» **ACTION ITEM**: The line bearing "Bonds — read", together with all lines after it to the end of the material, should be repeated exactly; leave out everything else.

[INFORMATION]

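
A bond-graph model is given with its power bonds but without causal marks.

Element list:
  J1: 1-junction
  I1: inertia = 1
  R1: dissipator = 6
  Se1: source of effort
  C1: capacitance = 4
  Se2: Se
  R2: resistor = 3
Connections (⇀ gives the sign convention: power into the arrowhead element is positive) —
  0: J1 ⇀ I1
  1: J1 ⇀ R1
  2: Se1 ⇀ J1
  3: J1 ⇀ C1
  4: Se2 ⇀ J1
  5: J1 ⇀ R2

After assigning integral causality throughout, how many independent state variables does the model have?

2  (C1, I1 all integral)

bond 2 →J1  (Se1 fixes effort; stroke away)
bond 4 →J1  (source Se2 imposes e)
bond 0 →I1  (I1 outputs flow p/I1)
bond 1 →J1  (common-f at J1 fixed by 0)
bond 3 →J1  (1-jn J1 has f-setter on 0)
bond 5 →J1  (J1: bond 0 brought flow, rest push out)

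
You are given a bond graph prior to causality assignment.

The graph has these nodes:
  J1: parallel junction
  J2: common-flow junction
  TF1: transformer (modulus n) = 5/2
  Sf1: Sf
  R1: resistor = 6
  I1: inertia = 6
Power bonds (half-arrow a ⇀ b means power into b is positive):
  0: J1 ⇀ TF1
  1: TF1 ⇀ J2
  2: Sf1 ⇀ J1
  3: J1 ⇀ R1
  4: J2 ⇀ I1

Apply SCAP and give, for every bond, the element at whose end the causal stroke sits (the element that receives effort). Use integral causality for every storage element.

bond 2 stroke→Sf1  (Sf1 fixes flow; stroke at Sf1)
bond 4 stroke→I1  (I1 integral (f out))
bond 1 stroke→J2  (1-jn J2 has f-setter on 4)
bond 0 stroke→TF1  (TF1 one-in-one-out from 1)
bond 3 stroke→J1  (J1 needs exactly one e-in)

β0 stroke at TF1
β1 stroke at J2
β2 stroke at Sf1
β3 stroke at J1
β4 stroke at I1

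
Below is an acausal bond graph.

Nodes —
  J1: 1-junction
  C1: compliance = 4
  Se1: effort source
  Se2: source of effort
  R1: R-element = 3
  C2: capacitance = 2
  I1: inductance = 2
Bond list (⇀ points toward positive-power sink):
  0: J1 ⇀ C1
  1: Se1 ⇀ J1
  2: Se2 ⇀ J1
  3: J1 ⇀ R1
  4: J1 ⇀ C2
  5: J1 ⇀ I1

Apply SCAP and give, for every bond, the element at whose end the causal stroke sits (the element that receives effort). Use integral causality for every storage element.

bond 0 |J1
bond 1 |J1
bond 2 |J1
bond 3 |J1
bond 4 |J1
bond 5 |I1

b1 stroke→J1  (Se1 fixes effort; stroke away)
b2 stroke→J1  (Se2 fixes effort; stroke away)
b0 stroke→J1  (C1 integral (e out))
b4 stroke→J1  (C2: C, integral causality)
b5 stroke→I1  (I1 outputs flow p/I1)
b3 stroke→J1  (J1: bond 5 brought flow, rest push out)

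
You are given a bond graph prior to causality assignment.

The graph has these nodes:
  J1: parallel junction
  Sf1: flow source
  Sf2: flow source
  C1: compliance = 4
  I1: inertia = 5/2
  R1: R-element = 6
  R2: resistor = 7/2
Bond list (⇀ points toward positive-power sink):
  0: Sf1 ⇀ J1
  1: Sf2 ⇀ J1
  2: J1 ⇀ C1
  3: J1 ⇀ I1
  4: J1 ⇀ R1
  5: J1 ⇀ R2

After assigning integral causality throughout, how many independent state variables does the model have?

b0 |Sf1  (Sf1 (Sf) sets flow on bond)
b1 |Sf2  (Sf2: flow source, stroke at near end)
b2 |J1  (prefer integral on C1)
b3 |I1  (common-e at J1 fixed by 2)
b4 |R1  (0-jn J1 has e-setter on 2)
b5 |R2  (0-jn J1 has e-setter on 2)

2  (C1, I1 all integral)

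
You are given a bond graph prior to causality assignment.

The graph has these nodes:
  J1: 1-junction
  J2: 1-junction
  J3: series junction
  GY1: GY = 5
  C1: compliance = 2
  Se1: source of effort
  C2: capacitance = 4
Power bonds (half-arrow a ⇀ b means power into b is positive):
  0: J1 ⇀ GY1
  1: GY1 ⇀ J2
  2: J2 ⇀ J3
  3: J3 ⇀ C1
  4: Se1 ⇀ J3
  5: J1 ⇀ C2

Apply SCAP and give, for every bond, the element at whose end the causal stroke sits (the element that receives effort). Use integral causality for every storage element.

b0 stroke at GY1
b1 stroke at GY1
b2 stroke at J2
b3 stroke at J3
b4 stroke at J3
b5 stroke at J1

b4 stroke→J3  (Se1 (Se) sets effort on bond)
b3 stroke→J3  (C1 integral (e out))
b2 stroke→J2  (J3: last free bond brings flow in)
b1 stroke→GY1  (J2 needs exactly one f-in)
b0 stroke→GY1  (GY1: gyrator matches bond 1)
b5 stroke→J1  (common-f at J1 fixed by 0)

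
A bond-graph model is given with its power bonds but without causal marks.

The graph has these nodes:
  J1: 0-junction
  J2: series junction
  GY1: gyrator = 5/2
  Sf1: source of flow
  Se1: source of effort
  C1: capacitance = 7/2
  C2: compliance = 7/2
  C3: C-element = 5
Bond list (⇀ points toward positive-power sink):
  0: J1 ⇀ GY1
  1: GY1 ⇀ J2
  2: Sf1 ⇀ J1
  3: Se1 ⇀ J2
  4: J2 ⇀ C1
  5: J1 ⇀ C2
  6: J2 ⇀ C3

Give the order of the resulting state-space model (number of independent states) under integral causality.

3  (C1, C2, C3 all integral)

#2 →Sf1  (Sf1 (Sf) sets flow on bond)
#3 →J2  (Se1 fixes effort; stroke away)
#4 →J2  (C1 integral (e out))
#5 →J1  (C2 integral (e out))
#0 →GY1  (J1 effort already set via bond 5)
#1 →GY1  (through GY1, causality inverts; strokes same side of GY1)
#6 →J2  (J2 flow already set via bond 1)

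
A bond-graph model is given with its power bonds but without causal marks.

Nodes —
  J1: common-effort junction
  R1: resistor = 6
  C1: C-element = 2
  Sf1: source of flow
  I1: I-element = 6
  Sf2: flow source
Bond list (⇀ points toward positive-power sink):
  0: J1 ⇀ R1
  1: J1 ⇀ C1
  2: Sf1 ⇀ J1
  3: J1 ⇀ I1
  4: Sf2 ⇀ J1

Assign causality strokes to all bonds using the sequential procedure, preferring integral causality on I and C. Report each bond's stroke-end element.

#0 stroke at R1
#1 stroke at J1
#2 stroke at Sf1
#3 stroke at I1
#4 stroke at Sf2

b2 |Sf1  (Sf1: flow source, stroke at near end)
b4 |Sf2  (Sf2 fixes flow; stroke at Sf2)
b1 |J1  (C1 outputs effort q/C1)
b0 |R1  (J1: bond 1 brought effort, rest push out)
b3 |I1  (common-e at J1 fixed by 1)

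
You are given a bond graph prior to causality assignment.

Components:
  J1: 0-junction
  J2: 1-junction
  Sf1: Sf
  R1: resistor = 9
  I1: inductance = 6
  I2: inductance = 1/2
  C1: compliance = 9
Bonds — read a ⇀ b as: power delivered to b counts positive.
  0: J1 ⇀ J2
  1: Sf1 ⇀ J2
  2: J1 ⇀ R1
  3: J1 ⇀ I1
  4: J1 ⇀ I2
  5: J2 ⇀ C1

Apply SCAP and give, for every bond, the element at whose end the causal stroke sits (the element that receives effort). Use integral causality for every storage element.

β0 stroke→J2
β1 stroke→Sf1
β2 stroke→J1
β3 stroke→I1
β4 stroke→I2
β5 stroke→J2

b1 stroke→Sf1  (Sf1 (Sf) sets flow on bond)
b0 stroke→J2  (common-f at J2 fixed by 1)
b5 stroke→J2  (J2 flow already set via bond 1)
b3 stroke→I1  (I1 outputs flow p/I1)
b4 stroke→I2  (prefer integral on I2)
b2 stroke→J1  (J1: last free bond brings effort in)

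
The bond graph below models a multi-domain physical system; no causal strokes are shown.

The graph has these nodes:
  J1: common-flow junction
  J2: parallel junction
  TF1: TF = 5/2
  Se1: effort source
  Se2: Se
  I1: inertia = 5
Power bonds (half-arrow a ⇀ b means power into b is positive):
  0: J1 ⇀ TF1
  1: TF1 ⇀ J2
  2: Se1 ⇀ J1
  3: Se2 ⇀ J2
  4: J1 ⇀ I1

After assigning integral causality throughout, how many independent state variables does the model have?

1  (I1 all integral)

b2 |J1  (Se1 fixes effort; stroke away)
b3 |J2  (source Se2 imposes e)
b1 |TF1  (common-e at J2 fixed by 3)
b0 |J1  (TF1 one-in-one-out from 1)
b4 |I1  (J1 needs exactly one f-in)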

[/INFORMATION]

» **ANSWER TO THIS PROBLEM**:
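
Bonds — read a ⇀ b as: power delivered to b counts positive.
  0: J1 ⇀ J2
  1: Sf1 ⇀ J2
  2: J1 ⇀ R1
  3: J1 ⇀ I1
  4: J1 ⇀ I2
  5: J2 ⇀ C1

Apply SCAP and give, for every bond, the element at whose end the causal stroke sits (the element that receives effort). Use integral causality for every storage element.

β0 stroke→J2
β1 stroke→Sf1
β2 stroke→J1
β3 stroke→I1
β4 stroke→I2
β5 stroke→J2

b1 stroke→Sf1  (Sf1 (Sf) sets flow on bond)
b0 stroke→J2  (common-f at J2 fixed by 1)
b5 stroke→J2  (J2 flow already set via bond 1)
b3 stroke→I1  (I1 outputs flow p/I1)
b4 stroke→I2  (prefer integral on I2)
b2 stroke→J1  (J1: last free bond brings effort in)

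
The bond graph below models a multi-domain physical system; no causal strokes are shown.

The graph has these nodes:
  J1: common-flow junction
  J2: parallel junction
  TF1: TF = 5/2
  Se1: effort source
  Se2: Se
  I1: inertia = 5
Power bonds (half-arrow a ⇀ b means power into b is positive):
  0: J1 ⇀ TF1
  1: TF1 ⇀ J2
  2: Se1 ⇀ J1
  3: Se2 ⇀ J2
  4: J1 ⇀ I1

After assigning integral causality throughout, how many independent state variables does the model have?

1  (I1 all integral)

b2 |J1  (Se1 fixes effort; stroke away)
b3 |J2  (source Se2 imposes e)
b1 |TF1  (common-e at J2 fixed by 3)
b0 |J1  (TF1 one-in-one-out from 1)
b4 |I1  (J1 needs exactly one f-in)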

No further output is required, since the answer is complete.